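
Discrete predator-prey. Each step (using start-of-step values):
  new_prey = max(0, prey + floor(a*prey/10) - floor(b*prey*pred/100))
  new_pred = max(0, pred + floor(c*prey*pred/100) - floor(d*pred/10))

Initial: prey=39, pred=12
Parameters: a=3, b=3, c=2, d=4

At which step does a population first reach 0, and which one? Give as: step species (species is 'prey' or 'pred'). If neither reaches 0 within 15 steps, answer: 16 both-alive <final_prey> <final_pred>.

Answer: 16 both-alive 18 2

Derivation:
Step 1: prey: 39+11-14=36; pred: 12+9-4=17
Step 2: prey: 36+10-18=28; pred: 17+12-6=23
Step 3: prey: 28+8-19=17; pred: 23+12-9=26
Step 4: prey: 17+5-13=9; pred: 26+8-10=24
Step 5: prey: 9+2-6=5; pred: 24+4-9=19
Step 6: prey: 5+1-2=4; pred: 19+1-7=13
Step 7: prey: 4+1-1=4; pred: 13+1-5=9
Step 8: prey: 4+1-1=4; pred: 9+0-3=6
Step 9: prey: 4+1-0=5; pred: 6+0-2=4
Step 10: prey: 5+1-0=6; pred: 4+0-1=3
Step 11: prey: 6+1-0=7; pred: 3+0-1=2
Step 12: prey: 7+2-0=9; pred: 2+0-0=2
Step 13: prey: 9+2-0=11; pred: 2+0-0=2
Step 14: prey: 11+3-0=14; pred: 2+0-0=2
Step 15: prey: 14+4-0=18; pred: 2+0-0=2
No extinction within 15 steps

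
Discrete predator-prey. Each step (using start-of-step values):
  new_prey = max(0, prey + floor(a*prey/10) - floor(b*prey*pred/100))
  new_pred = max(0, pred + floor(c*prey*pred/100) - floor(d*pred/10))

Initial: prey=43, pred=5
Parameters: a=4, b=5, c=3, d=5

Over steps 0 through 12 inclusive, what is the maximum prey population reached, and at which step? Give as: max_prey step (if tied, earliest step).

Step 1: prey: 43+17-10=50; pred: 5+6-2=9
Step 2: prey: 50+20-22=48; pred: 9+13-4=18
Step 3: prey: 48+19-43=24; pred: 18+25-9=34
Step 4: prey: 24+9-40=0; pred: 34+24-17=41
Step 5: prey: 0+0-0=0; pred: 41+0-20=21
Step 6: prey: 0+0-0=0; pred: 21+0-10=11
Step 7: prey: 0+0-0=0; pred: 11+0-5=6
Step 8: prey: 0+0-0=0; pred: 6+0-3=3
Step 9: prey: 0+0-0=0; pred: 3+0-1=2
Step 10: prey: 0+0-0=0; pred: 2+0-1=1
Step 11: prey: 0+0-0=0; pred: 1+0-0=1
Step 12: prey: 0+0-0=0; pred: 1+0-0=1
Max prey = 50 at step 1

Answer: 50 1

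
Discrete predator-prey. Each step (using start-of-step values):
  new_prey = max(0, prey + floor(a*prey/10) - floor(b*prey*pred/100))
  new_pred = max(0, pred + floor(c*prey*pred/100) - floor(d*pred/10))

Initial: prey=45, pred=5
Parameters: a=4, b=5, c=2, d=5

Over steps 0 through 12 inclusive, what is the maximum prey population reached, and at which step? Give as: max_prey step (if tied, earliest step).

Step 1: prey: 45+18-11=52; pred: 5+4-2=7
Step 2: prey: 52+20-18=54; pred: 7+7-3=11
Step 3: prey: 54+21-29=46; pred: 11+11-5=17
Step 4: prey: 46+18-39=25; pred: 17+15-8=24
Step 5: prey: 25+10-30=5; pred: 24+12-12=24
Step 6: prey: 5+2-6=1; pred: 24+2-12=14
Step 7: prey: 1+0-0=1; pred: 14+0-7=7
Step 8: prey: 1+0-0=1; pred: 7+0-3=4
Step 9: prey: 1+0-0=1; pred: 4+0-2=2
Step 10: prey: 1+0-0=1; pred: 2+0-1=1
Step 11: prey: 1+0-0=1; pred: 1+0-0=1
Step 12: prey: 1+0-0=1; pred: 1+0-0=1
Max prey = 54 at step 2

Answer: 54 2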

+ + + +

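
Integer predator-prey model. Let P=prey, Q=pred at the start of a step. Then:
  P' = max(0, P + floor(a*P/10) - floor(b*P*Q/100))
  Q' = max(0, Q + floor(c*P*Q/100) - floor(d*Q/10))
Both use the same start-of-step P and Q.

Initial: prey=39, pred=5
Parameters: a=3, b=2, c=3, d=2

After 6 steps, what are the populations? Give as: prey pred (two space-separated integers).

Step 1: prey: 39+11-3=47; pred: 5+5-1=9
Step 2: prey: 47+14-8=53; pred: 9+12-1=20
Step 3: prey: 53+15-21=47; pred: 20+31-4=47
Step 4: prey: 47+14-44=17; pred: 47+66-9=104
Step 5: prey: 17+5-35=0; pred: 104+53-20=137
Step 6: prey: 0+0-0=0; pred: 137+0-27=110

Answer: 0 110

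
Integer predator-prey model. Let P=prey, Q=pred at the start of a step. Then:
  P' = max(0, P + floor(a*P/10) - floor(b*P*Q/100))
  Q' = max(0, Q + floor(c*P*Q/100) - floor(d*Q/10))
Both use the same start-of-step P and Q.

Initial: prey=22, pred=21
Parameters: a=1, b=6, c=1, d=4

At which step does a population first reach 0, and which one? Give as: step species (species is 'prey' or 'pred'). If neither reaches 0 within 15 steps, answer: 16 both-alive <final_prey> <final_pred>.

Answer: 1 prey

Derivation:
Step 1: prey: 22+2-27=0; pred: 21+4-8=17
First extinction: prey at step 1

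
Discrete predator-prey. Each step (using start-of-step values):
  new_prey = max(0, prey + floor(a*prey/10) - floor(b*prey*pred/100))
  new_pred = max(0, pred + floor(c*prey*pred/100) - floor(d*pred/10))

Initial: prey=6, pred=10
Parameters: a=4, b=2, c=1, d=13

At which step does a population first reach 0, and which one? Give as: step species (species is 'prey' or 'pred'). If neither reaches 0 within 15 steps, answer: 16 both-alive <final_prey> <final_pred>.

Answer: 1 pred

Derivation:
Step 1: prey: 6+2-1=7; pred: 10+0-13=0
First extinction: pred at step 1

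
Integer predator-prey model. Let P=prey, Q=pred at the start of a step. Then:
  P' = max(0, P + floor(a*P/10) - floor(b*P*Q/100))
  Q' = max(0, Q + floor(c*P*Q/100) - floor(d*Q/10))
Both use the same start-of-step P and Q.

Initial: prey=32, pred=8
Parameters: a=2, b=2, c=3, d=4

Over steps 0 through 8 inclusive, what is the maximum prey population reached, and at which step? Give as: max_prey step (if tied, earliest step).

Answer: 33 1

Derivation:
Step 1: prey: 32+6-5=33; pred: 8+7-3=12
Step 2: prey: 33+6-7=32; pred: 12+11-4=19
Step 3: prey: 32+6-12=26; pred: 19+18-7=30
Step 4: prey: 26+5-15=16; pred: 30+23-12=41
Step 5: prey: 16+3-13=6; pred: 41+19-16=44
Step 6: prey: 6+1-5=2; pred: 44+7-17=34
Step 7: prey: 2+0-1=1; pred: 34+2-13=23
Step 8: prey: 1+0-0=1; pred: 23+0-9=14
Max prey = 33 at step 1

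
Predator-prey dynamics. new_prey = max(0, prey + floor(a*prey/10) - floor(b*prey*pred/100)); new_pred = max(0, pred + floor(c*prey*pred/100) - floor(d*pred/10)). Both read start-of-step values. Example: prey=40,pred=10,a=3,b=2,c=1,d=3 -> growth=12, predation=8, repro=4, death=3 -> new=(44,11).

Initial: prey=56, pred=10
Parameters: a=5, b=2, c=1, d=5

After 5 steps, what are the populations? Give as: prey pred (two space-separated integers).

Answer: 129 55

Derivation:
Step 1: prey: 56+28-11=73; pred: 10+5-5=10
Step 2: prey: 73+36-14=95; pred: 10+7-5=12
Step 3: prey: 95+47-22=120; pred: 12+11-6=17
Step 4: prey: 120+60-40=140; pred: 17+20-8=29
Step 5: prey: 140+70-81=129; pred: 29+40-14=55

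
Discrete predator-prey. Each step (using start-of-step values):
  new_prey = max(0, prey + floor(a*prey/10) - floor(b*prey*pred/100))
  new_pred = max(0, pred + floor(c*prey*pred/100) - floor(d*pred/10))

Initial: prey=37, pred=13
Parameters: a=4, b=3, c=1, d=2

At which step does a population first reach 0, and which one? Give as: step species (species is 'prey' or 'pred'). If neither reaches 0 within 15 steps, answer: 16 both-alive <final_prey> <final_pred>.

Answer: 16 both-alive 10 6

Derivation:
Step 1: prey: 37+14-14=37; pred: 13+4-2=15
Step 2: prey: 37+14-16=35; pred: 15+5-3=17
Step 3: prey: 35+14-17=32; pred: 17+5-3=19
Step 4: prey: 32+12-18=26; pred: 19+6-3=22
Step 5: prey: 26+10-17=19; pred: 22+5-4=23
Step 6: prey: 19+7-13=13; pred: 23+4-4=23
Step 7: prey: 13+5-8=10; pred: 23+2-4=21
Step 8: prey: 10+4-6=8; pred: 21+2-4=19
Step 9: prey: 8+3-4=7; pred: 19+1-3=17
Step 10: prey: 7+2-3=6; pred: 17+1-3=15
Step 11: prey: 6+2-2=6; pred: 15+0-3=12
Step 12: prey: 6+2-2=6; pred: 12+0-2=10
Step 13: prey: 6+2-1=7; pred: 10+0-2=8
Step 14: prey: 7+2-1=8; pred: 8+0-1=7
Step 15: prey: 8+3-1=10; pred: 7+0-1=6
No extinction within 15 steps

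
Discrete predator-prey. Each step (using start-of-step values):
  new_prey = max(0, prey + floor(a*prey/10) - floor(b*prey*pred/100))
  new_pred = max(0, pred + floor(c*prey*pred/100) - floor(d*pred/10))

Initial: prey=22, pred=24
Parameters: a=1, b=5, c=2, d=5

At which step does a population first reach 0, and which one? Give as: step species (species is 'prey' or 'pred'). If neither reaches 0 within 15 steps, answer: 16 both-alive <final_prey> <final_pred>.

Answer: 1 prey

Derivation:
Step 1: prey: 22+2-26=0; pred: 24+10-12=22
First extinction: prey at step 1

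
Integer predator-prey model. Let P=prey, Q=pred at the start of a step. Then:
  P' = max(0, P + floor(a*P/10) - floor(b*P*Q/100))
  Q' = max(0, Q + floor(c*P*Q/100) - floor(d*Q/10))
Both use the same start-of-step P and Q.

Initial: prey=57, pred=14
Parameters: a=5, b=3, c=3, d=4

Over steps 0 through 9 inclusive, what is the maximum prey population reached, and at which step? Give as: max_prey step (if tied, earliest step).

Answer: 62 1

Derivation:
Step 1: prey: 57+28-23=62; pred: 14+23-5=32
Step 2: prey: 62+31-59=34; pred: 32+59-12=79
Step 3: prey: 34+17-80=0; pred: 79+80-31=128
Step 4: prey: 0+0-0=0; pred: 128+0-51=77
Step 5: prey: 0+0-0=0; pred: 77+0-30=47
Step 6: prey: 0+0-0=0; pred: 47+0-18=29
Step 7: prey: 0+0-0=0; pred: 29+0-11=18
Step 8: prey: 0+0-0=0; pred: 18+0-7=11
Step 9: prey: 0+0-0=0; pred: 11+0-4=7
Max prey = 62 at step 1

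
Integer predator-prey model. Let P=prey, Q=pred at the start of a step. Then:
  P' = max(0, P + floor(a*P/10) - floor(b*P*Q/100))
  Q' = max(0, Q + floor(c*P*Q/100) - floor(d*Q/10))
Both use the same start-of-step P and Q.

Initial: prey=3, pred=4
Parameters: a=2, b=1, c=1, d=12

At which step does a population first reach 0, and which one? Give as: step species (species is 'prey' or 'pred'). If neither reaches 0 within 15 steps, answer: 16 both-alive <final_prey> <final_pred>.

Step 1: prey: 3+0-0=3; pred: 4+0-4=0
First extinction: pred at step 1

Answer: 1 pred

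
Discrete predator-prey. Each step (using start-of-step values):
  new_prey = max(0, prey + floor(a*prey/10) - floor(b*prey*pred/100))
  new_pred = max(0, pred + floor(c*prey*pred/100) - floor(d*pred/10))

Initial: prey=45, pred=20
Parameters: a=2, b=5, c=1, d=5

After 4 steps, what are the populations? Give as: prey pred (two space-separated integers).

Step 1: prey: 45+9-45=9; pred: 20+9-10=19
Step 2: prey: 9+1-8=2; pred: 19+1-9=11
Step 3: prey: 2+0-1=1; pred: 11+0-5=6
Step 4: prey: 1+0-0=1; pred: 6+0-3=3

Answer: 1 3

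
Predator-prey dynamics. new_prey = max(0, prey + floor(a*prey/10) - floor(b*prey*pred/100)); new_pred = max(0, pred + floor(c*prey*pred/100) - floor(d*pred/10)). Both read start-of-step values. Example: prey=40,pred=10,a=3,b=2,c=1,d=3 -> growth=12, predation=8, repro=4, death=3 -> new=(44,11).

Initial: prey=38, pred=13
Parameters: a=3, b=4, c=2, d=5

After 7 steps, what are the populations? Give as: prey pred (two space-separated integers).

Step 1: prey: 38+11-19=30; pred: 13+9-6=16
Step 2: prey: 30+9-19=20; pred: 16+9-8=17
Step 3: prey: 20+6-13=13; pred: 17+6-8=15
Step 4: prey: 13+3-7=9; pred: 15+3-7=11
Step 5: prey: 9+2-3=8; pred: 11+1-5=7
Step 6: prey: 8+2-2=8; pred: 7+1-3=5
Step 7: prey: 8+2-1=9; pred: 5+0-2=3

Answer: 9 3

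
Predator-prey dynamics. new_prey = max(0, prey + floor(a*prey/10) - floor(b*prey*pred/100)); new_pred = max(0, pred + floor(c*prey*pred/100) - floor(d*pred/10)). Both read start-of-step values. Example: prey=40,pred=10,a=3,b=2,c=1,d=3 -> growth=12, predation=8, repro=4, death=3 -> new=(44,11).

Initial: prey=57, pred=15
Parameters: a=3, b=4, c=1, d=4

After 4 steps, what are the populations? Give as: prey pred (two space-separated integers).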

+ + + +

> _WHAT NEEDS TO BE DONE_
There is a run of lines above from the one with "Initial: prey=22, pred=24" to the one with "Parameters: a=5, b=3, c=3, d=4"; print exactly that run, both ends included, and nothing else.

> _ANSWER FOR THIS EXERCISE_
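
Initial: prey=22, pred=24
Parameters: a=1, b=5, c=2, d=5

At which step does a population first reach 0, and which one? Give as: step species (species is 'prey' or 'pred'). If neither reaches 0 within 15 steps, answer: 16 both-alive <final_prey> <final_pred>.

Answer: 1 prey

Derivation:
Step 1: prey: 22+2-26=0; pred: 24+10-12=22
First extinction: prey at step 1

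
Integer predator-prey model. Let P=prey, Q=pred at the start of a step. Then:
  P' = max(0, P + floor(a*P/10) - floor(b*P*Q/100))
  Q' = max(0, Q + floor(c*P*Q/100) - floor(d*Q/10))
Both use the same start-of-step P and Q.

Initial: prey=57, pred=14
Parameters: a=5, b=3, c=3, d=4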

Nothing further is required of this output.